▸ Task description:
Only certain lines below are wanted: those starting at the line containing "What is competitiveness" and ending at the line containing "- storage (J) is exogenous; current level 30.", both included, each retyped exactly.

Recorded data
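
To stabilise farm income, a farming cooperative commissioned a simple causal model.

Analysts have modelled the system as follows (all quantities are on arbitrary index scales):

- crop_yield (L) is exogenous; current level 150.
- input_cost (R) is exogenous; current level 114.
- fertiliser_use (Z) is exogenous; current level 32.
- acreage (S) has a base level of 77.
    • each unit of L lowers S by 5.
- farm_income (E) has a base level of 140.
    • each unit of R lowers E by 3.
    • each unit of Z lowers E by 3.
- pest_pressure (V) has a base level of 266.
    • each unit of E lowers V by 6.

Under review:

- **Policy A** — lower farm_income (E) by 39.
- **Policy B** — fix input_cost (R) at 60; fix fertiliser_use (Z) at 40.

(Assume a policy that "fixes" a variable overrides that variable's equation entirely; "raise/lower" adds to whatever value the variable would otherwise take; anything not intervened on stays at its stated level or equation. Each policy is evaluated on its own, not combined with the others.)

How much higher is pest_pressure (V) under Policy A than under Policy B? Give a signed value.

Policy A (E − 39):
  R = 114
  Z = 32
  E = 140 − 3·114 − 3·32 (−39 from intervention) = -337
  V = 266 − 6·(-337) = 2288
Policy B (R := 60, Z := 40):
  R = 60
  Z = 40
  E = 140 − 3·60 − 3·40 = -160
  V = 266 − 6·(-160) = 1226
V: 2288 − 1226 = 1062

1062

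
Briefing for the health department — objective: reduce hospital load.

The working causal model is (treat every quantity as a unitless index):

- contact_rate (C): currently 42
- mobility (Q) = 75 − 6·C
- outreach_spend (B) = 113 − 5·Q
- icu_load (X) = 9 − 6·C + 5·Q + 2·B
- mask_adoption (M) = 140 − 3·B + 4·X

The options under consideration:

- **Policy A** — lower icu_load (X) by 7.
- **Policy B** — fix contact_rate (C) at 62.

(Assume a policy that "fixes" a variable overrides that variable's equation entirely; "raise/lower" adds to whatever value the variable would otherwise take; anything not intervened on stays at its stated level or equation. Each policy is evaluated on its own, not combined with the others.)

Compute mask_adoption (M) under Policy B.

738

Policy B (C := 62):
  C = 62
  Q = 75 − 6·62 = -297
  B = 113 − 5·(-297) = 1598
  X = 9 − 6·62 + 5·(-297) + 2·1598 = 1348
  M = 140 − 3·1598 + 4·1348 = 738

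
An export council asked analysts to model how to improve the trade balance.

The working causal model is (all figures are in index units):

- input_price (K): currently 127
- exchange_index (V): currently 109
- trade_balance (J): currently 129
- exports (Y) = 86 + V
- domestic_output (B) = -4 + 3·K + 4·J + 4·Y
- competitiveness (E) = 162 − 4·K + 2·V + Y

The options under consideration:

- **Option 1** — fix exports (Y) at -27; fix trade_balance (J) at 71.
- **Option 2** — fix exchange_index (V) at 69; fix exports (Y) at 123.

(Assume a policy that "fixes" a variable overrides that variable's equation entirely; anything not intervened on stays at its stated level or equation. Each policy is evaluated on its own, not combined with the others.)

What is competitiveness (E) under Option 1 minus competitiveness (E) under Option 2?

Option 1 (Y := -27, J := 71):
  K = 127
  V = 109
  Y = -27
  E = 162 − 4·127 + 2·109 + (-27) = -155
Option 2 (V := 69, Y := 123):
  K = 127
  V = 69
  Y = 123
  E = 162 − 4·127 + 2·69 + 123 = -85
E: -155 − (-85) = -70

-70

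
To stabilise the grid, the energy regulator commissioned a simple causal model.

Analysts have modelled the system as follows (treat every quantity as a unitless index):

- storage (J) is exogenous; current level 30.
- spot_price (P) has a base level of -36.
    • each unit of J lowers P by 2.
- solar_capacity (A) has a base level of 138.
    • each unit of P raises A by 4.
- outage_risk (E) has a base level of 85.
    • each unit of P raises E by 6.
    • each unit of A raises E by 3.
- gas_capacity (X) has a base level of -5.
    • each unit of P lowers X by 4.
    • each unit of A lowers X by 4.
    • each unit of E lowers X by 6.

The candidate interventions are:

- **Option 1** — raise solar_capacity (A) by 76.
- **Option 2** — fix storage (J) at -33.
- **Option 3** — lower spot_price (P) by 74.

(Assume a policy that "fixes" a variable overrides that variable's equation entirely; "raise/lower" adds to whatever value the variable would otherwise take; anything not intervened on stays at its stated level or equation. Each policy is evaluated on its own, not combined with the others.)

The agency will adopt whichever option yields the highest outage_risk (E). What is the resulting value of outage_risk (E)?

1039

Option 1 (A + 76):
  J = 30
  P = -36 − 2·30 = -96
  A = 138 + 4·(-96) (+76 from intervention) = -170
  E = 85 + 6·(-96) + 3·(-170) = -1001
Option 2 (J := -33):
  J = -33
  P = -36 − 2·(-33) = 30
  A = 138 + 4·30 = 258
  E = 85 + 6·30 + 3·258 = 1039
Option 3 (P − 74):
  J = 30
  P = -36 − 2·30 (−74 from intervention) = -170
  A = 138 + 4·(-170) = -542
  E = 85 + 6·(-170) + 3·(-542) = -2561
Comparing — Option 1: E=-1001, Option 2: E=1039, Option 3: E=-2561. Highest is 1039 (Option 2).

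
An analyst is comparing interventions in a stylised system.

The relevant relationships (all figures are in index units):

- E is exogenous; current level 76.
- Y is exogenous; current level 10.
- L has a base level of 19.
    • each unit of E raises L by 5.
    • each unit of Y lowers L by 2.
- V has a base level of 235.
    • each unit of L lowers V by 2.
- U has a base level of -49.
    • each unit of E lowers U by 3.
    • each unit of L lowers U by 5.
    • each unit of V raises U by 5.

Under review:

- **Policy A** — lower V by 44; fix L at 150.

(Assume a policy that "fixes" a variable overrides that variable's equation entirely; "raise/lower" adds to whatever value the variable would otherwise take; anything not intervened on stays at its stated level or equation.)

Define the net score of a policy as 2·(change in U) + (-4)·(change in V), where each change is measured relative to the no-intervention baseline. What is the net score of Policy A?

4774

Baseline:
  E = 76
  Y = 10
  L = 19 + 5·76 − 2·10 = 379
  V = 235 − 2·379 = -523
  U = -49 − 3·76 − 5·379 + 5·(-523) = -4787
Policy A (V − 44, L := 150):
  E = 76
  Y = 10
  L = 150
  V = 235 − 2·150 (−44 from intervention) = -109
  U = -49 − 3·76 − 5·150 + 5·(-109) = -1572
ΔU = -1572 − (-4787) = 3215; ΔV = -109 − (-523) = 414
Score = 2·3215 + (-4)·414 = 4774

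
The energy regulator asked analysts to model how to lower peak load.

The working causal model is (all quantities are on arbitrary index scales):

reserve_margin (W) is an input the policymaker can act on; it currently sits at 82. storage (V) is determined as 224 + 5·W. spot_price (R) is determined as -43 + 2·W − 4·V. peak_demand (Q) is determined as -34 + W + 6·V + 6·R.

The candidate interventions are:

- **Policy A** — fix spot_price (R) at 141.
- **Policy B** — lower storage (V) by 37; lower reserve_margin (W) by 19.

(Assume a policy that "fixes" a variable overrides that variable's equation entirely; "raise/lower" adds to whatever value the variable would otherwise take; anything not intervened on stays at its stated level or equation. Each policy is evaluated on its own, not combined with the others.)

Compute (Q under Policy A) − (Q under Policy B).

13207

Policy A (R := 141):
  W = 82
  V = 224 + 5·82 = 634
  R = 141
  Q = -34 + 82 + 6·634 + 6·141 = 4698
Policy B (V − 37, W − 19):
  W = 82 − 19 = 63
  V = 224 + 5·63 (−37 from intervention) = 502
  R = -43 + 2·63 − 4·502 = -1925
  Q = -34 + 63 + 6·502 + 6·(-1925) = -8509
Q: 4698 − (-8509) = 13207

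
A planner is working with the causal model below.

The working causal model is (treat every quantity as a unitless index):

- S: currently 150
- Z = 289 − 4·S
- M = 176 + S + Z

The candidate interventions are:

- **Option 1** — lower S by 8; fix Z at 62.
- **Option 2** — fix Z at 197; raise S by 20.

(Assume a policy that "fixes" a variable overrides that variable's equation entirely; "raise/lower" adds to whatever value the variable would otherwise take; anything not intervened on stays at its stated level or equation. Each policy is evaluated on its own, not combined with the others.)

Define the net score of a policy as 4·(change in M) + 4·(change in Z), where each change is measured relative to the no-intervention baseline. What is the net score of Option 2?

4144

Baseline:
  S = 150
  Z = 289 − 4·150 = -311
  M = 176 + 150 + (-311) = 15
Option 2 (Z := 197, S + 20):
  S = 150 + 20 = 170
  Z = 197
  M = 176 + 170 + 197 = 543
ΔM = 543 − 15 = 528; ΔZ = 197 − (-311) = 508
Score = 4·528 + 4·508 = 4144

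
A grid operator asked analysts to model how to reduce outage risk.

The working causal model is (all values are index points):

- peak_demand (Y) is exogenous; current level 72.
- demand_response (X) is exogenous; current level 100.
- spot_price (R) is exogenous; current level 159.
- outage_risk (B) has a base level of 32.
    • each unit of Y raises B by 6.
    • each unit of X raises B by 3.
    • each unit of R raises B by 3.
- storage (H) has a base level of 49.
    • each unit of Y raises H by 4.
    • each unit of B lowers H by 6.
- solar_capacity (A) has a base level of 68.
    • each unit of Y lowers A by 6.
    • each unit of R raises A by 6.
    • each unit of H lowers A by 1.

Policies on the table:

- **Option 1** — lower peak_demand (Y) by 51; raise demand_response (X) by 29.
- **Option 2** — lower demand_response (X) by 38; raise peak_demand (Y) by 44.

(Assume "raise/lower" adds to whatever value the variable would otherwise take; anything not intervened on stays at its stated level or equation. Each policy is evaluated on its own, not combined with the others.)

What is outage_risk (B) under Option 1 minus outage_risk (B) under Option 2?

-369

Option 1 (Y − 51, X + 29):
  Y = 72 − 51 = 21
  X = 100 + 29 = 129
  R = 159
  B = 32 + 6·21 + 3·129 + 3·159 = 1022
Option 2 (X − 38, Y + 44):
  Y = 72 + 44 = 116
  X = 100 − 38 = 62
  R = 159
  B = 32 + 6·116 + 3·62 + 3·159 = 1391
B: 1022 − 1391 = -369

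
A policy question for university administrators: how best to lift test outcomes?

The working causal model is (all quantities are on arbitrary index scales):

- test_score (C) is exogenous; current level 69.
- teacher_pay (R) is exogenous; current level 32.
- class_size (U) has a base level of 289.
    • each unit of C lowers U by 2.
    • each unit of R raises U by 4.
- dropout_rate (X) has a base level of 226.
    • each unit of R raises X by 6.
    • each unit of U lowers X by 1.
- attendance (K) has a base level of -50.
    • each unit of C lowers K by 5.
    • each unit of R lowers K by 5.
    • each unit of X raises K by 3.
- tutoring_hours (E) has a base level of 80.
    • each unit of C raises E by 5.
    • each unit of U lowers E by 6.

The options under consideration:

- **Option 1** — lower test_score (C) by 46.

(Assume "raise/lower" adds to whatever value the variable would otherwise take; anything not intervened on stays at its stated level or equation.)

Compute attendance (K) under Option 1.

Option 1 (C − 46):
  C = 69 − 46 = 23
  R = 32
  U = 289 − 2·23 + 4·32 = 371
  X = 226 + 6·32 − 371 = 47
  K = -50 − 5·23 − 5·32 + 3·47 = -184

-184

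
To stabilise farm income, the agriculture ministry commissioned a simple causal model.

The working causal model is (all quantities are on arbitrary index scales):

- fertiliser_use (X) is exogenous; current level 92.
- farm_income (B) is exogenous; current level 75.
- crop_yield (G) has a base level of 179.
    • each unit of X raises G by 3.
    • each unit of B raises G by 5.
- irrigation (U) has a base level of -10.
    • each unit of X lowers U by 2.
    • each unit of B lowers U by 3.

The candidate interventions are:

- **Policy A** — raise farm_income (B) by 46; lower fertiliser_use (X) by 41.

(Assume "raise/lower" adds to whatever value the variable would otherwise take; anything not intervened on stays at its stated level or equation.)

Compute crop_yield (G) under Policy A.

Policy A (B + 46, X − 41):
  X = 92 − 41 = 51
  B = 75 + 46 = 121
  G = 179 + 3·51 + 5·121 = 937

937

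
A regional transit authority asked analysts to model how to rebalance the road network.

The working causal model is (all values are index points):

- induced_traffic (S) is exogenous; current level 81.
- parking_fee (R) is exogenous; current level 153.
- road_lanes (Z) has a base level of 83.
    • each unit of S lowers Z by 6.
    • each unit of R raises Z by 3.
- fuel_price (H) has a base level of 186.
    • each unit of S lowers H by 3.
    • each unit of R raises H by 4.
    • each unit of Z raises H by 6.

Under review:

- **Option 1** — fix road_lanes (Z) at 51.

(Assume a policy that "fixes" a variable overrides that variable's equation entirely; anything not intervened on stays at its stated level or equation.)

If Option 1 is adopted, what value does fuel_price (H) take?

Option 1 (Z := 51):
  S = 81
  R = 153
  Z = 51
  H = 186 − 3·81 + 4·153 + 6·51 = 861

861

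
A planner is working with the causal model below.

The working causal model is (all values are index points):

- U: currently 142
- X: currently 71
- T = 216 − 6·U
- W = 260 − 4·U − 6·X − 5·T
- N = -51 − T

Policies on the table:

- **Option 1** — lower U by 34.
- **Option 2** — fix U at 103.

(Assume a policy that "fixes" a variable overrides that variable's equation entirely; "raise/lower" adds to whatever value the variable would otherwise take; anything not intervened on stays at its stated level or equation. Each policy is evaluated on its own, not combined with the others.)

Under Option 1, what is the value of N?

Option 1 (U − 34):
  U = 142 − 34 = 108
  T = 216 − 6·108 = -432
  N = -51 − (-432) = 381

381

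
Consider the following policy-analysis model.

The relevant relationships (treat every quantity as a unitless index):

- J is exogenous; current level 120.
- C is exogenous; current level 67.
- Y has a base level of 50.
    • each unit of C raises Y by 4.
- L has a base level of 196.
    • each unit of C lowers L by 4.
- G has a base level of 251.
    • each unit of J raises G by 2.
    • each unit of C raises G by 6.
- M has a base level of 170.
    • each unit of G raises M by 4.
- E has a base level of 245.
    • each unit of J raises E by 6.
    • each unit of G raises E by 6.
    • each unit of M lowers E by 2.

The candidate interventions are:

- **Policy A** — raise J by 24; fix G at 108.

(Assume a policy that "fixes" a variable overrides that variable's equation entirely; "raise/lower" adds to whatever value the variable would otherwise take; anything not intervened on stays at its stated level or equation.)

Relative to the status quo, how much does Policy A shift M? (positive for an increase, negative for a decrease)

Baseline:
  J = 120
  C = 67
  G = 251 + 2·120 + 6·67 = 893
  M = 170 + 4·893 = 3742
Policy A (J + 24, G := 108):
  J = 120 + 24 = 144
  C = 67
  G = 108
  M = 170 + 4·108 = 602
Change in M: 602 − 3742 = -3140

-3140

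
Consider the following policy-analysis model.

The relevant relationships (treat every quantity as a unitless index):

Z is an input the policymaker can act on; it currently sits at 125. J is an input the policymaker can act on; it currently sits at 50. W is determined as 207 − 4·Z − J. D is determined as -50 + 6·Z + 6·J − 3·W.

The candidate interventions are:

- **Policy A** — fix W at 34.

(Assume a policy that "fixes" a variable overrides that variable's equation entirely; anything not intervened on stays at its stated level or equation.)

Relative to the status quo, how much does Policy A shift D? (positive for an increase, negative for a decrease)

Baseline:
  Z = 125
  J = 50
  W = 207 − 4·125 − 50 = -343
  D = -50 + 6·125 + 6·50 − 3·(-343) = 2029
Policy A (W := 34):
  Z = 125
  J = 50
  W = 34
  D = -50 + 6·125 + 6·50 − 3·34 = 898
Change in D: 898 − 2029 = -1131

-1131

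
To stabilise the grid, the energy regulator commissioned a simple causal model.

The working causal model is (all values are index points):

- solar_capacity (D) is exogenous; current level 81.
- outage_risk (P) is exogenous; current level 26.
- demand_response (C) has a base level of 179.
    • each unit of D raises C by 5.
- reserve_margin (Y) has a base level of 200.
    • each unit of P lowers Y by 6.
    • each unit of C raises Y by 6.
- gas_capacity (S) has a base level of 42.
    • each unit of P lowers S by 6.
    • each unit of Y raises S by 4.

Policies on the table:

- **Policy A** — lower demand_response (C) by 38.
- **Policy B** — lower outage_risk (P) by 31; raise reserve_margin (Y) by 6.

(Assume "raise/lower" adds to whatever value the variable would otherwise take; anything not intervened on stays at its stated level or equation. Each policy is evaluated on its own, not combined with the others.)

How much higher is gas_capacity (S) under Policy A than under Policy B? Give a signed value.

Policy A (C − 38):
  D = 81
  P = 26
  C = 179 + 5·81 (−38 from intervention) = 546
  Y = 200 − 6·26 + 6·546 = 3320
  S = 42 − 6·26 + 4·3320 = 13166
Policy B (P − 31, Y + 6):
  D = 81
  P = 26 − 31 = -5
  C = 179 + 5·81 = 584
  Y = 200 − 6·(-5) + 6·584 (+6 from intervention) = 3740
  S = 42 − 6·(-5) + 4·3740 = 15032
S: 13166 − 15032 = -1866

-1866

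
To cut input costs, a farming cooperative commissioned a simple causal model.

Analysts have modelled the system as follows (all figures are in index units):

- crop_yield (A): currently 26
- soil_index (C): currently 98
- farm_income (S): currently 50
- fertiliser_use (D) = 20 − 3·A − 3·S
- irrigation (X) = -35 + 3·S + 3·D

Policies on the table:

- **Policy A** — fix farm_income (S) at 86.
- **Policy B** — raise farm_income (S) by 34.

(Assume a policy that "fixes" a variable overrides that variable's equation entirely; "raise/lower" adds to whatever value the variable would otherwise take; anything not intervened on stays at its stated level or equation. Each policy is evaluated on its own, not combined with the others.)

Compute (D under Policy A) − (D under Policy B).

-6

Policy A (S := 86):
  A = 26
  S = 86
  D = 20 − 3·26 − 3·86 = -316
Policy B (S + 34):
  A = 26
  S = 50 + 34 = 84
  D = 20 − 3·26 − 3·84 = -310
D: -316 − (-310) = -6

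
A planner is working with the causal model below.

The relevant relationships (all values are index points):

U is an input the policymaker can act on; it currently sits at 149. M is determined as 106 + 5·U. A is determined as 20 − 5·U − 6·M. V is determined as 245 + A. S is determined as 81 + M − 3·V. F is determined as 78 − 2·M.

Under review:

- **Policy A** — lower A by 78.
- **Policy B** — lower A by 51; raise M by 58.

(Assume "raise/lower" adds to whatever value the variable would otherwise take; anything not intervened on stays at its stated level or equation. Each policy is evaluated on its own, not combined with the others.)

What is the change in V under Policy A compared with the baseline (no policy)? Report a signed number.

Baseline:
  U = 149
  M = 106 + 5·149 = 851
  A = 20 − 5·149 − 6·851 = -5831
  V = 245 + (-5831) = -5586
Policy A (A − 78):
  U = 149
  M = 106 + 5·149 = 851
  A = 20 − 5·149 − 6·851 (−78 from intervention) = -5909
  V = 245 + (-5909) = -5664
Change in V: -5664 − (-5586) = -78

-78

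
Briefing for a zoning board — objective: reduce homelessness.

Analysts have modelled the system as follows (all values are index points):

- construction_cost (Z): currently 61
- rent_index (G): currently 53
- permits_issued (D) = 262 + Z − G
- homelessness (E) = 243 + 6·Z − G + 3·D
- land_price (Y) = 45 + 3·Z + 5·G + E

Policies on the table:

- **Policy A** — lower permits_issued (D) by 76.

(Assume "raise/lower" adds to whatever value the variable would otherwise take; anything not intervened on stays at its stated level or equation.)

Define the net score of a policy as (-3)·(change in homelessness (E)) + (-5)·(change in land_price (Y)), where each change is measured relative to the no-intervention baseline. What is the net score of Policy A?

1824

Baseline:
  Z = 61
  G = 53
  D = 262 + 61 − 53 = 270
  E = 243 + 6·61 − 53 + 3·270 = 1366
  Y = 45 + 3·61 + 5·53 + 1366 = 1859
Policy A (D − 76):
  Z = 61
  G = 53
  D = 262 + 61 − 53 (−76 from intervention) = 194
  E = 243 + 6·61 − 53 + 3·194 = 1138
  Y = 45 + 3·61 + 5·53 + 1138 = 1631
ΔE = 1138 − 1366 = -228; ΔY = 1631 − 1859 = -228
Score = (-3)·(-228) + (-5)·(-228) = 1824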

▸ Answer to this exercise:
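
What is competitiveness (E) under Option 1 minus competitiveness (E) under Option 2?

Option 1 (Y := -27, J := 71):
  K = 127
  V = 109
  Y = -27
  E = 162 − 4·127 + 2·109 + (-27) = -155
Option 2 (V := 69, Y := 123):
  K = 127
  V = 69
  Y = 123
  E = 162 − 4·127 + 2·69 + 123 = -85
E: -155 − (-85) = -70

-70

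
To stabilise the grid, the energy regulator commissioned a simple causal model.

Analysts have modelled the system as follows (treat every quantity as a unitless index):

- storage (J) is exogenous; current level 30.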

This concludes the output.